*** Opening of MATERIAL PROVIDED ***

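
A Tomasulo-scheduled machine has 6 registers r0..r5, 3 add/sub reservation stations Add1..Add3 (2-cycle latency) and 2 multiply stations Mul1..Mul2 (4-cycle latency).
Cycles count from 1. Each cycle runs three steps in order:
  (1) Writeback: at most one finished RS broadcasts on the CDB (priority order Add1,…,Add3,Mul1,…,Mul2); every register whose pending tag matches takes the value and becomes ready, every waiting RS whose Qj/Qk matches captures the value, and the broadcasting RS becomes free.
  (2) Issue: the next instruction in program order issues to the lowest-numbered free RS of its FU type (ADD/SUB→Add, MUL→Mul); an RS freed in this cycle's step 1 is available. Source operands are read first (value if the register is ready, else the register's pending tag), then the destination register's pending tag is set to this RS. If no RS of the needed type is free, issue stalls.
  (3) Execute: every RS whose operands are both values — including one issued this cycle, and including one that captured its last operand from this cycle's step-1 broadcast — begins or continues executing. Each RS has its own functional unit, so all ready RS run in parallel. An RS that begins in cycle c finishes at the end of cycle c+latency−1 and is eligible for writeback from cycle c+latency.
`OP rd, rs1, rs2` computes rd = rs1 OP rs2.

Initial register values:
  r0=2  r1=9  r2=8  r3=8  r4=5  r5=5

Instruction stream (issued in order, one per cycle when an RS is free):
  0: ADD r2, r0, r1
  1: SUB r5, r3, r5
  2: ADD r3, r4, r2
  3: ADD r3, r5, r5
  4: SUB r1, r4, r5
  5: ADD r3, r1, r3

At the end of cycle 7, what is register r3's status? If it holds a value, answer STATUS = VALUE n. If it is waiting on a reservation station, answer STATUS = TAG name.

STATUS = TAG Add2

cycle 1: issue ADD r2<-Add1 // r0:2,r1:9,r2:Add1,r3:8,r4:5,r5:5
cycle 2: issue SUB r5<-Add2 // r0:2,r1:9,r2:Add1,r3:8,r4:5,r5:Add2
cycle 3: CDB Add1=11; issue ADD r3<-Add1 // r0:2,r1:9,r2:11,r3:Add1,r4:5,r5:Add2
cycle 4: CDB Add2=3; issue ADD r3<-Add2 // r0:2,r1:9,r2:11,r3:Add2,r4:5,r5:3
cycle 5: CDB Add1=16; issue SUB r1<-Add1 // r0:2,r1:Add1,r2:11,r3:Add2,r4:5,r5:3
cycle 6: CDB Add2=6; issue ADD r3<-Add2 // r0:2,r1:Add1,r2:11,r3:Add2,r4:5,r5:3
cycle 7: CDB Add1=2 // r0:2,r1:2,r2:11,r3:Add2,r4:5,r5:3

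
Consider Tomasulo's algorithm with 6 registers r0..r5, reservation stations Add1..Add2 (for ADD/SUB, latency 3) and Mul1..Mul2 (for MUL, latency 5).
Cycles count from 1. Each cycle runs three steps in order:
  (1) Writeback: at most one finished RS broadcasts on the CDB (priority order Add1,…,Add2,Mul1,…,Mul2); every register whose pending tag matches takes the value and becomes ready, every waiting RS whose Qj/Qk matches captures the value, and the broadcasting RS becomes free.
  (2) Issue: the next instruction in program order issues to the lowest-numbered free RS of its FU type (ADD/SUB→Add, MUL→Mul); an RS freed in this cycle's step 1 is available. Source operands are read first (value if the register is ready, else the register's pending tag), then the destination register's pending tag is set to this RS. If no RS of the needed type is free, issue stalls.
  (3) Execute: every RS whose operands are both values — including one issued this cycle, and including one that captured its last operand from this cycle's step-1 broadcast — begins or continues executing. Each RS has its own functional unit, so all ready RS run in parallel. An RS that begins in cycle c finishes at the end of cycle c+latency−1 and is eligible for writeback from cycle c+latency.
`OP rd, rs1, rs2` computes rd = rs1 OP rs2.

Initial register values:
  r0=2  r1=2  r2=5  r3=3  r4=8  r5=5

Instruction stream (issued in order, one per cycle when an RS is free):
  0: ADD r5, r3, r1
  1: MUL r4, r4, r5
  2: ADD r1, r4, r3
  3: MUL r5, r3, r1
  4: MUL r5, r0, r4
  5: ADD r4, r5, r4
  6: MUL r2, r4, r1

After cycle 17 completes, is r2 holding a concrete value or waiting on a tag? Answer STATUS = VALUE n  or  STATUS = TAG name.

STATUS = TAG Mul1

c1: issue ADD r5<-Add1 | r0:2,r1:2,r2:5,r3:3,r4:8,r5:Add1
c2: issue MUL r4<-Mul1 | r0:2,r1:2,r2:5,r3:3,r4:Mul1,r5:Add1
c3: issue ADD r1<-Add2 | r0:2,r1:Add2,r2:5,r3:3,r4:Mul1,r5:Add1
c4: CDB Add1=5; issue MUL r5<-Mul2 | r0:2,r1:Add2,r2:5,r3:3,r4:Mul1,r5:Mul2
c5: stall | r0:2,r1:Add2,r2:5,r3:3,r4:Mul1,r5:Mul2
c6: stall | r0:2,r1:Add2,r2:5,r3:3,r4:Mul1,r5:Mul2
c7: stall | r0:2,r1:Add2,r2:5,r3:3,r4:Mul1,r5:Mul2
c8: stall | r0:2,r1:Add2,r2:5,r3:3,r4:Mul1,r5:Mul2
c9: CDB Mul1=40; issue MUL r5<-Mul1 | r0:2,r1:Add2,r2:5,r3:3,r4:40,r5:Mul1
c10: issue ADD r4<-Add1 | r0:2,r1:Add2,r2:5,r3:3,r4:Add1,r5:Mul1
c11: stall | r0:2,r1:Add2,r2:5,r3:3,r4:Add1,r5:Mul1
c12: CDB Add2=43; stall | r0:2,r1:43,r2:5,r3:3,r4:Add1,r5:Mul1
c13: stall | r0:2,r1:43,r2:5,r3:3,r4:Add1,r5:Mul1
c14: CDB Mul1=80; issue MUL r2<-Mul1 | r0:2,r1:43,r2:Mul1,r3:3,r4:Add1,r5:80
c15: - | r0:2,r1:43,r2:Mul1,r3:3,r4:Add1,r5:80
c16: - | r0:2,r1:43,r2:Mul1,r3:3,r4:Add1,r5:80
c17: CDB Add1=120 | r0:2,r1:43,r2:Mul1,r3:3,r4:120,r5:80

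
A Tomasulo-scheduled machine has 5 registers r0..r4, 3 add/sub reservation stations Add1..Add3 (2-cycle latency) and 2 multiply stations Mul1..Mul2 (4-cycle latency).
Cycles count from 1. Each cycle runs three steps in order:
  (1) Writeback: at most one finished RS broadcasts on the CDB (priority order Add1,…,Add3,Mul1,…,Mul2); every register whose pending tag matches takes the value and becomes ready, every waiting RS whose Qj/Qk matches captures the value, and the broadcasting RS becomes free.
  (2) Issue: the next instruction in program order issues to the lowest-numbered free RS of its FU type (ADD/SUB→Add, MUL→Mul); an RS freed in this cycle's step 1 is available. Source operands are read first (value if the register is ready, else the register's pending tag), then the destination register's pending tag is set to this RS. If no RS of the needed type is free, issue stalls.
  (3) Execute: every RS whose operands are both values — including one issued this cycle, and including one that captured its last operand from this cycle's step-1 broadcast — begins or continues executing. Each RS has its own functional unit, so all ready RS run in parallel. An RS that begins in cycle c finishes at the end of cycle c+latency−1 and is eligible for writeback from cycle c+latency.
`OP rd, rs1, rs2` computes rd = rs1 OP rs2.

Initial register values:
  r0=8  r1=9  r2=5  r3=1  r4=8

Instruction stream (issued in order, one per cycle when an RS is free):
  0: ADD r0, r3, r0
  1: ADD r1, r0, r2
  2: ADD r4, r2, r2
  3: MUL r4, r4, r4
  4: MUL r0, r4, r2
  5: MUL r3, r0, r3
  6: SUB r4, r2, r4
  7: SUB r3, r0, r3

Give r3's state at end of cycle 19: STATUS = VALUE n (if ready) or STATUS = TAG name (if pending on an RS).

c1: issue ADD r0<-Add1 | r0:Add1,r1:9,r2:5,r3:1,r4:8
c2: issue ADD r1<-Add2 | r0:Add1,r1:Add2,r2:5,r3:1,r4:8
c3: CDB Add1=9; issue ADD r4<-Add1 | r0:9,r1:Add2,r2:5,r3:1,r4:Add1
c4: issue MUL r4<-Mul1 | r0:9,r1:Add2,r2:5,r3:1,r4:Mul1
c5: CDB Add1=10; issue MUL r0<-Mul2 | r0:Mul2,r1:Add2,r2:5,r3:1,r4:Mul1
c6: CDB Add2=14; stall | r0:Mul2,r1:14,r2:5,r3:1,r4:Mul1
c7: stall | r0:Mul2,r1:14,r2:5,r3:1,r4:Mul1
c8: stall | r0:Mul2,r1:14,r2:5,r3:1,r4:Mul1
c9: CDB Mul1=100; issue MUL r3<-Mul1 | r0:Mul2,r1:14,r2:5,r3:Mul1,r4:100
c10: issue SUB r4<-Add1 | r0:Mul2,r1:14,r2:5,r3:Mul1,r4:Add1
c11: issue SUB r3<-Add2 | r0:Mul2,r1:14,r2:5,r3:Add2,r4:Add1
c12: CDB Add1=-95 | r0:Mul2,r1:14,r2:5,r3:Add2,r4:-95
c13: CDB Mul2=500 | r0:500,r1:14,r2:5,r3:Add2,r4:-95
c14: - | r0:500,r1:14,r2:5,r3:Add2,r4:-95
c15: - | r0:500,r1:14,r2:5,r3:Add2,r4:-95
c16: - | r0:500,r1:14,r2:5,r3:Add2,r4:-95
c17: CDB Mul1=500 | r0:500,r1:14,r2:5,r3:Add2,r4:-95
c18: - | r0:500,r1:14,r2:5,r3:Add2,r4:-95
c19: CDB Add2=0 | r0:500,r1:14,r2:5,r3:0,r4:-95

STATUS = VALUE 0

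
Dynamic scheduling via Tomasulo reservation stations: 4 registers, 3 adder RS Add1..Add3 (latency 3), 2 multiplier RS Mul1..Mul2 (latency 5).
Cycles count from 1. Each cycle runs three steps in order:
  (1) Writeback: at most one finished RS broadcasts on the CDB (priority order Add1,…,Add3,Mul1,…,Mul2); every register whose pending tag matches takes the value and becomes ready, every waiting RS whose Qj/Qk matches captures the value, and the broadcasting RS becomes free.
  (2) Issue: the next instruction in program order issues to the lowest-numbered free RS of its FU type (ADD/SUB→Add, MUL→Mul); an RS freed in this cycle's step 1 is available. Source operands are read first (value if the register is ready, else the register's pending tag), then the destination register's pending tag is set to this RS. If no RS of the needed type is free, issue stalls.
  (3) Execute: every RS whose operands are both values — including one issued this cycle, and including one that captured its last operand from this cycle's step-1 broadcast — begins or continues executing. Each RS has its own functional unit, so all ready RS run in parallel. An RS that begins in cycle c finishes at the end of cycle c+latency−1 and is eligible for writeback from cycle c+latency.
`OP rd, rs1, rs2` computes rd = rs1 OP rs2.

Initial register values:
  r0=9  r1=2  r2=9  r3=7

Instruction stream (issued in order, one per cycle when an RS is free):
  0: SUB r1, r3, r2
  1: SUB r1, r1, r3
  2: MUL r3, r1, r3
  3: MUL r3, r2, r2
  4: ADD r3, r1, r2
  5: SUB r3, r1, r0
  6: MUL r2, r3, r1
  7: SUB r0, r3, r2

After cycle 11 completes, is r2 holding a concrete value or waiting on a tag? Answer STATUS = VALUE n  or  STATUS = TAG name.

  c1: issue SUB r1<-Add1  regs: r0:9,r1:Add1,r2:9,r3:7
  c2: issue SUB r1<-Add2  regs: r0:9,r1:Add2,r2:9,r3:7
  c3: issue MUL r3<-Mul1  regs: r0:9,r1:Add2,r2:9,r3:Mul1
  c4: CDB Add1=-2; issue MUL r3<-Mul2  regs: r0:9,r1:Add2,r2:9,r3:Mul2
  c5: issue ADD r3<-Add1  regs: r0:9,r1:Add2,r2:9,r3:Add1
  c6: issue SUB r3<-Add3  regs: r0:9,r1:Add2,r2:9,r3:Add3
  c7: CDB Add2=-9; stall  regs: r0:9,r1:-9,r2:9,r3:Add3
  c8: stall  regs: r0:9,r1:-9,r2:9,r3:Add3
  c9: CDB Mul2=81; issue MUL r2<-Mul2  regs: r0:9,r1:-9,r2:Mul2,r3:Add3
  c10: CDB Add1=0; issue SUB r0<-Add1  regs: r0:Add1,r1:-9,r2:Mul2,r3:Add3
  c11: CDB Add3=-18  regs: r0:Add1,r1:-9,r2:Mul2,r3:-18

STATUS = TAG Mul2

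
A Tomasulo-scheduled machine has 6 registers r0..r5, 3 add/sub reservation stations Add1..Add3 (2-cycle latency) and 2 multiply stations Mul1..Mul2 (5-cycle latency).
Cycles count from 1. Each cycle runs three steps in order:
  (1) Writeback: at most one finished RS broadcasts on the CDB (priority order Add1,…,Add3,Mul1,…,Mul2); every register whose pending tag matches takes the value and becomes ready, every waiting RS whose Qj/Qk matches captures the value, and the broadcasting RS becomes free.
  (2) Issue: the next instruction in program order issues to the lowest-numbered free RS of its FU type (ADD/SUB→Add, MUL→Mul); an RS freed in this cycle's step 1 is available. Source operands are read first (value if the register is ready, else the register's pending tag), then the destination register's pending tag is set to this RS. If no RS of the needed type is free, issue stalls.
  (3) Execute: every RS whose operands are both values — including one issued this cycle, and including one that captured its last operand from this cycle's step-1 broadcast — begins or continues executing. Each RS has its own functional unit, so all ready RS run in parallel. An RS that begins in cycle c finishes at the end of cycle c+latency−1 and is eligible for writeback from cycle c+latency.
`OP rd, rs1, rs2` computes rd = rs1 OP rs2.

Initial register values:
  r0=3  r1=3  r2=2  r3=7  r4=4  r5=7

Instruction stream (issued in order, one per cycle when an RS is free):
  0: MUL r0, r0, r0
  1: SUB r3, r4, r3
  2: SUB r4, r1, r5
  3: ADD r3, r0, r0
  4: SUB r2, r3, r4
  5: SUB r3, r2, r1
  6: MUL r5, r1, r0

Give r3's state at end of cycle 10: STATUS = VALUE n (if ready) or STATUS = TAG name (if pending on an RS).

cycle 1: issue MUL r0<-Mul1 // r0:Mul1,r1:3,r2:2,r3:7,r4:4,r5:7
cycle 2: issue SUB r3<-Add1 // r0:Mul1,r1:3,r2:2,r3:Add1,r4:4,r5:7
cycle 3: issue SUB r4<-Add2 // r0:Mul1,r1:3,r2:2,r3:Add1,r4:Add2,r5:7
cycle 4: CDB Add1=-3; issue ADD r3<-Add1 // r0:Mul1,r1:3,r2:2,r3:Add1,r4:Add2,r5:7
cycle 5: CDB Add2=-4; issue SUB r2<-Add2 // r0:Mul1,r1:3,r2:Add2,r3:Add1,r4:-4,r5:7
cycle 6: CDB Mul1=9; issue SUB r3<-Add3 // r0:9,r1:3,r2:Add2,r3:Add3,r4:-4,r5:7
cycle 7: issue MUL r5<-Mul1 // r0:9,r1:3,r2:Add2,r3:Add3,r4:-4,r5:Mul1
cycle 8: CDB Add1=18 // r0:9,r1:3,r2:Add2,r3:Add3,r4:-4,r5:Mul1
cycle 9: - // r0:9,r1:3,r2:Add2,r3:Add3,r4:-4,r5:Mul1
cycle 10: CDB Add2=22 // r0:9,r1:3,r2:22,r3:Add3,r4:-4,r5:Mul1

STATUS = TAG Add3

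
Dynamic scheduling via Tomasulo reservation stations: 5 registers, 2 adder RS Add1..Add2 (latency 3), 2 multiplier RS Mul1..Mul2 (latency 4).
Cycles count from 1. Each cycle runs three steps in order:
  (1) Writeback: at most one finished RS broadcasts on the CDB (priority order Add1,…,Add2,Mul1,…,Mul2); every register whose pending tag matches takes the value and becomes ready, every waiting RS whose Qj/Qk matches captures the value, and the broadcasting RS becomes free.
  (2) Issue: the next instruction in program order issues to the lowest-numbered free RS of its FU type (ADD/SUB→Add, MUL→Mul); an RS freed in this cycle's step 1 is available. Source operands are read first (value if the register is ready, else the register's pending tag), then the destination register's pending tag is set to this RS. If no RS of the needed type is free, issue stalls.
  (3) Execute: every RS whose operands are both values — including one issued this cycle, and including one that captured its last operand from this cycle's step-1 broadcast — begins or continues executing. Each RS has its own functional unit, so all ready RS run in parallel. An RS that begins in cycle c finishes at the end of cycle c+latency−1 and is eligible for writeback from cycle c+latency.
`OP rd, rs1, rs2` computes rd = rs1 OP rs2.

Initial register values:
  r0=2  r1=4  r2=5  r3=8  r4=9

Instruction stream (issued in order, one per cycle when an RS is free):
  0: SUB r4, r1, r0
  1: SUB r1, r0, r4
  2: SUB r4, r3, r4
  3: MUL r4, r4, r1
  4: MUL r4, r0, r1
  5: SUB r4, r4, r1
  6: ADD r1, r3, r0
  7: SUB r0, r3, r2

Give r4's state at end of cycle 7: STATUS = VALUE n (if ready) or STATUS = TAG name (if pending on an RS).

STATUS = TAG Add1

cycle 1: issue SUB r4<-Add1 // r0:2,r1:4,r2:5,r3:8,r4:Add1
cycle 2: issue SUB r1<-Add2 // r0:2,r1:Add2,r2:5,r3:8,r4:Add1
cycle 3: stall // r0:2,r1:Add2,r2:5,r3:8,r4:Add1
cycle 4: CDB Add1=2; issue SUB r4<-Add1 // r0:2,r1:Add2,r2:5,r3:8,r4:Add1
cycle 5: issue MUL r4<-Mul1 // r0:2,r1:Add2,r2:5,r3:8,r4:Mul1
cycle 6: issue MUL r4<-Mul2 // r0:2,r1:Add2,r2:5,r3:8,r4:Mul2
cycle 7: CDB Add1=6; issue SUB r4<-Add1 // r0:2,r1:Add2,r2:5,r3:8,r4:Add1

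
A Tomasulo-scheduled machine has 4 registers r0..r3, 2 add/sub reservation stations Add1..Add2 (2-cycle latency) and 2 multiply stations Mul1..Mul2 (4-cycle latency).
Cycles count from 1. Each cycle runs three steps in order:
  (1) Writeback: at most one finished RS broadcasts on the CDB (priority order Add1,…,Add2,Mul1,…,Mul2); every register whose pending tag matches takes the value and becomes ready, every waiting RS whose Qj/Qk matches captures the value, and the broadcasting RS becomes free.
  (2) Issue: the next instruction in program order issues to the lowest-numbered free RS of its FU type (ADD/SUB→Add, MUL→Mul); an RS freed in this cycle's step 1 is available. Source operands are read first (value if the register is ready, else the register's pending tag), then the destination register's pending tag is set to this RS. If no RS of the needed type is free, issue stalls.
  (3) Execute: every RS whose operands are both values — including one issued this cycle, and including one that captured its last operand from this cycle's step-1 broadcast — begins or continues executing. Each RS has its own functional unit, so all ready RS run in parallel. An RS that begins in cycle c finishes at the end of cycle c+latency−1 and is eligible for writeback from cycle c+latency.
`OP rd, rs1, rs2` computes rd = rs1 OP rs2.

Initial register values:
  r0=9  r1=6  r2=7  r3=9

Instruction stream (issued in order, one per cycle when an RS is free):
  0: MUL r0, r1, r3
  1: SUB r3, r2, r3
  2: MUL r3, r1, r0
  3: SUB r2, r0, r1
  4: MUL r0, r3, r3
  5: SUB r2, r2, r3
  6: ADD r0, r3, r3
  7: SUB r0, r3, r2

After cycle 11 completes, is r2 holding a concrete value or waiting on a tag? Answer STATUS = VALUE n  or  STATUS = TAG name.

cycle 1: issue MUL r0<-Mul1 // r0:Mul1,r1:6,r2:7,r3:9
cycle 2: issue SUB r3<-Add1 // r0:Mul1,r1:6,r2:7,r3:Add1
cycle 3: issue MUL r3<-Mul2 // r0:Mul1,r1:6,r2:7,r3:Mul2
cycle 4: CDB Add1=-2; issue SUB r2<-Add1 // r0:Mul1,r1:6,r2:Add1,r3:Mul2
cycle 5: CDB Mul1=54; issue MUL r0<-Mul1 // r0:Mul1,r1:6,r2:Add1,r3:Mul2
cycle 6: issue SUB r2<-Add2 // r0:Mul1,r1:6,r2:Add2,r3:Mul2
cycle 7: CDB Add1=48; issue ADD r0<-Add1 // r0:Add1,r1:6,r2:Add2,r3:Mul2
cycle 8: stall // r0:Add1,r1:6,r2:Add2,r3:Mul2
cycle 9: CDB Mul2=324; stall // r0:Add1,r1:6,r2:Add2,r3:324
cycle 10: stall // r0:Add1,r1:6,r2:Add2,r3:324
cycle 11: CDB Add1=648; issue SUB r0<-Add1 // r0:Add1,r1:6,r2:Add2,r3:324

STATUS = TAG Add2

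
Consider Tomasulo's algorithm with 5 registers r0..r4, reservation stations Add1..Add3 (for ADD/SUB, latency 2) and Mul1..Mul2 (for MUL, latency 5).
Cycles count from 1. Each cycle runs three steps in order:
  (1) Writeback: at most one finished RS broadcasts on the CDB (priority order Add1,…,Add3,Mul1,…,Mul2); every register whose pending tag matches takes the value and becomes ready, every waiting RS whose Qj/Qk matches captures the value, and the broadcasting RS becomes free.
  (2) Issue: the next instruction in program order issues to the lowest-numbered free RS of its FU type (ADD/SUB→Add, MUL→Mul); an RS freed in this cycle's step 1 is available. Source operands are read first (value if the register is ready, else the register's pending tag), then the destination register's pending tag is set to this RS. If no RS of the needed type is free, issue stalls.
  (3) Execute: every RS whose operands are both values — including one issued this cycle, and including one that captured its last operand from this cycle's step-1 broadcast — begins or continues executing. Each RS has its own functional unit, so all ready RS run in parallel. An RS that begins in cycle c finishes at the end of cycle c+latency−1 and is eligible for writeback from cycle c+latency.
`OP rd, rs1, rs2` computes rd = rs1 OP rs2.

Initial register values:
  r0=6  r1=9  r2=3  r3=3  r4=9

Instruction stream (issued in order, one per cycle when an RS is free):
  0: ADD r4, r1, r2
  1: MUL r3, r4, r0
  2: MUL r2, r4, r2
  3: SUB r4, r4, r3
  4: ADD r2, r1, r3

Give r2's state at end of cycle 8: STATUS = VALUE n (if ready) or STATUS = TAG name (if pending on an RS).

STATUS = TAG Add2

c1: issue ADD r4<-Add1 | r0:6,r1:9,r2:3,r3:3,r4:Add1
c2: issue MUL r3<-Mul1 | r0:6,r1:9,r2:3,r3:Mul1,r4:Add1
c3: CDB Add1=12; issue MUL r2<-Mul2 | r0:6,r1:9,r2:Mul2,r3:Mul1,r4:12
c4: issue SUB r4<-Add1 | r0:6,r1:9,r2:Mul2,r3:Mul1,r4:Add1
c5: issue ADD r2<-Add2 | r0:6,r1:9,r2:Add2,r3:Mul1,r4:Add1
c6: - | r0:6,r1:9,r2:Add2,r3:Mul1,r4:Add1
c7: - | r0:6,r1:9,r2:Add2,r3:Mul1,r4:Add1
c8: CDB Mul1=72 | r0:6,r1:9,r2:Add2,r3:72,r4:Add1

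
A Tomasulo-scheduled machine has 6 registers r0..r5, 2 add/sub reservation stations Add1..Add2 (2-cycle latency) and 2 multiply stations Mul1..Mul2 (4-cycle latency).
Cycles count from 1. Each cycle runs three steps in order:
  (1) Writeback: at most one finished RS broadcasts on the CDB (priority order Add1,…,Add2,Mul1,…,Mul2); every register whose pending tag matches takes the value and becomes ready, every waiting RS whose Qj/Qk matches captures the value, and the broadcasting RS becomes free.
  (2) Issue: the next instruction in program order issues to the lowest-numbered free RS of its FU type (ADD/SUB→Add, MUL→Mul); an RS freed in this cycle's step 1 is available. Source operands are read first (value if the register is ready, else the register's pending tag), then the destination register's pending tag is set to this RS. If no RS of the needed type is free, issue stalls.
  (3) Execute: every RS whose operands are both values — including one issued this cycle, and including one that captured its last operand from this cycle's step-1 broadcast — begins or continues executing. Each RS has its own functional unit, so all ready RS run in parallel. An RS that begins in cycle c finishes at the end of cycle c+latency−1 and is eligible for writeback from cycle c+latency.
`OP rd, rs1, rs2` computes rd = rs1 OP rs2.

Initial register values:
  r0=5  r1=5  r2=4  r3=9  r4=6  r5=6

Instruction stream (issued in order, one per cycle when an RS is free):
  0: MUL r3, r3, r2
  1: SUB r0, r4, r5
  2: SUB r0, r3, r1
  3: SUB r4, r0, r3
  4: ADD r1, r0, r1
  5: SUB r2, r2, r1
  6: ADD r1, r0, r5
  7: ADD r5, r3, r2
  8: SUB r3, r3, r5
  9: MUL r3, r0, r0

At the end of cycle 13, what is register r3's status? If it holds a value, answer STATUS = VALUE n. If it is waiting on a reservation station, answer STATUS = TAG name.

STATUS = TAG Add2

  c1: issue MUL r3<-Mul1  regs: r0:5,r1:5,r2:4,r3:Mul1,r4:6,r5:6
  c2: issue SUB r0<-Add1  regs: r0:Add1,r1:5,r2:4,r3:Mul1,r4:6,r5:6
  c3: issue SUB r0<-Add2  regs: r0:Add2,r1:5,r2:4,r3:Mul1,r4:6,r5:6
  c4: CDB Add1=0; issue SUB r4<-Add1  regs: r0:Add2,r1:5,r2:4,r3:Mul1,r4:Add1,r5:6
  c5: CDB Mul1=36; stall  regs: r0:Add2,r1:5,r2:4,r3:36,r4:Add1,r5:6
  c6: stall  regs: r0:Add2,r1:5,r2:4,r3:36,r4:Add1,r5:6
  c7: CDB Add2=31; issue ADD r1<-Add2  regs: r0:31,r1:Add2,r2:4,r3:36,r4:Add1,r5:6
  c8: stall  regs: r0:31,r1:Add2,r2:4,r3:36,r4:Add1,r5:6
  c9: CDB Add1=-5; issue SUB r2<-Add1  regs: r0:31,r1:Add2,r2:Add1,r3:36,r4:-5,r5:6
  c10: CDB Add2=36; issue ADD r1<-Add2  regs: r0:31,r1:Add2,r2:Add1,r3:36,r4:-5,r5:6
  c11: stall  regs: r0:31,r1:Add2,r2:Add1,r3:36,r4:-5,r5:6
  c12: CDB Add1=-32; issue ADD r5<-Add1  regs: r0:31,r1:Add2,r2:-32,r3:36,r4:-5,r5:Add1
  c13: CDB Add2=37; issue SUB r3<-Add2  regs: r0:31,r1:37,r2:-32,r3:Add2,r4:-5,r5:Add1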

*** Close of MATERIAL PROVIDED ***

WHAT TO WORK ON:
Copy every line of the entries above in which "scheduling" occurs.

EXERCISE ANSWER:
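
Dynamic scheduling via Tomasulo reservation stations: 4 registers, 3 adder RS Add1..Add3 (latency 3), 2 multiplier RS Mul1..Mul2 (latency 5).
Dynamic scheduling via Tomasulo reservation stations: 5 registers, 2 adder RS Add1..Add2 (latency 3), 2 multiplier RS Mul1..Mul2 (latency 4).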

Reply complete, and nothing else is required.